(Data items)
------------------------------------------------------------------------
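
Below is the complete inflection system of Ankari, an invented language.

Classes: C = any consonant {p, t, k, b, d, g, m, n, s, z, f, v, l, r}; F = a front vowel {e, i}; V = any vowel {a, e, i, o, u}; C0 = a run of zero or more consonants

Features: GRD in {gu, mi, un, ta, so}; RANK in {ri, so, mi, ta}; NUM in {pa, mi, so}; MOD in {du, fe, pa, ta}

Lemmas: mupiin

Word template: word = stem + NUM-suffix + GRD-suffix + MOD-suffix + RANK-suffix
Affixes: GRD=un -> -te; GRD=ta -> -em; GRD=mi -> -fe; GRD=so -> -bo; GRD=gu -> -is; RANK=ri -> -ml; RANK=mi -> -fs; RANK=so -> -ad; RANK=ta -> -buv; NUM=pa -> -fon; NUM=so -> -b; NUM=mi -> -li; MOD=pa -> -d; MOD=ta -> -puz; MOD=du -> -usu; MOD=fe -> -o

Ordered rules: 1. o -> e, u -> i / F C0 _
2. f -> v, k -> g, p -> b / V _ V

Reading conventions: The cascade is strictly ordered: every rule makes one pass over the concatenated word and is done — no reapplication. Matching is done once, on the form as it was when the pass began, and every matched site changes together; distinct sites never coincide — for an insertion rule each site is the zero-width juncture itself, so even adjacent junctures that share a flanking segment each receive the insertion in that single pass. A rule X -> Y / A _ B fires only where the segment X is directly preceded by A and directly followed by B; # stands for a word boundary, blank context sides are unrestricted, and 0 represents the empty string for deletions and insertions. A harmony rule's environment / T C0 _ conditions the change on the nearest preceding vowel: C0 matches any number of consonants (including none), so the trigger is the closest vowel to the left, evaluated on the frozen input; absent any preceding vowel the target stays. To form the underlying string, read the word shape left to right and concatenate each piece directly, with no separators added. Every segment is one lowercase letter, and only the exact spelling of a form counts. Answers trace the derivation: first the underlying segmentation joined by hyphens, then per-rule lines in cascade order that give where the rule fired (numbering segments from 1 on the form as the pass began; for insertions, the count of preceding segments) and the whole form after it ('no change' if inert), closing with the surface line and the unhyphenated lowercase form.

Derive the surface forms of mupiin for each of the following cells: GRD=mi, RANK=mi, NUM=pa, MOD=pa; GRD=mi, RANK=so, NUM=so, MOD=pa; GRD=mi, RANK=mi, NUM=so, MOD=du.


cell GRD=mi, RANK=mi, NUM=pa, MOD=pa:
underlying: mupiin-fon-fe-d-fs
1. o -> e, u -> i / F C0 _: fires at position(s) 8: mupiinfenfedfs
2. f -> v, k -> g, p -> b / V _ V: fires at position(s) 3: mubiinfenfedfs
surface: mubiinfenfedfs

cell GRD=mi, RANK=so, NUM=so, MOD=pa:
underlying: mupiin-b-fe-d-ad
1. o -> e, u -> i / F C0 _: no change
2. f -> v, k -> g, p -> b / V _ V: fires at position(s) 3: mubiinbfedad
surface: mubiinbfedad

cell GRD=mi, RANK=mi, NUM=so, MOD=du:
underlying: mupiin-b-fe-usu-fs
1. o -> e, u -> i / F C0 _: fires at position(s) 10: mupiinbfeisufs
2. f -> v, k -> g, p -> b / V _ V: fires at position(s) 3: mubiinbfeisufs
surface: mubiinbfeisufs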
------------------------------------------------------------------------
### WHAT YOU NEED TO DO:
Scan the records above. Return every line with "word" in it.

### EXERCISE RESULT:
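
Word template: word = stem + NUM-suffix + GRD-suffix + MOD-suffix + RANK-suffix
Reading conventions: The cascade is strictly ordered: every rule makes one pass over the concatenated word and is done — no reapplication. Matching is done once, on the form as it was when the pass began, and every matched site changes together; distinct sites never coincide — for an insertion rule each site is the zero-width juncture itself, so even adjacent junctures that share a flanking segment each receive the insertion in that single pass. A rule X -> Y / A _ B fires only where the segment X is directly preceded by A and directly followed by B; # stands for a word boundary, blank context sides are unrestricted, and 0 represents the empty string for deletions and insertions. A harmony rule's environment / T C0 _ conditions the change on the nearest preceding vowel: C0 matches any number of consonants (including none), so the trigger is the closest vowel to the left, evaluated on the frozen input; absent any preceding vowel the target stays. To form the underlying string, read the word shape left to right and concatenate each piece directly, with no separators added. Every segment is one lowercase letter, and only the exact spelling of a form counts. Answers trace the derivation: first the underlying segmentation joined by hyphens, then per-rule lines in cascade order that give where the rule fired (numbering segments from 1 on the form as the pass began; for insertions, the count of preceding segments) and the whole form after it ('no change' if inert), closing with the surface line and the unhyphenated lowercase form.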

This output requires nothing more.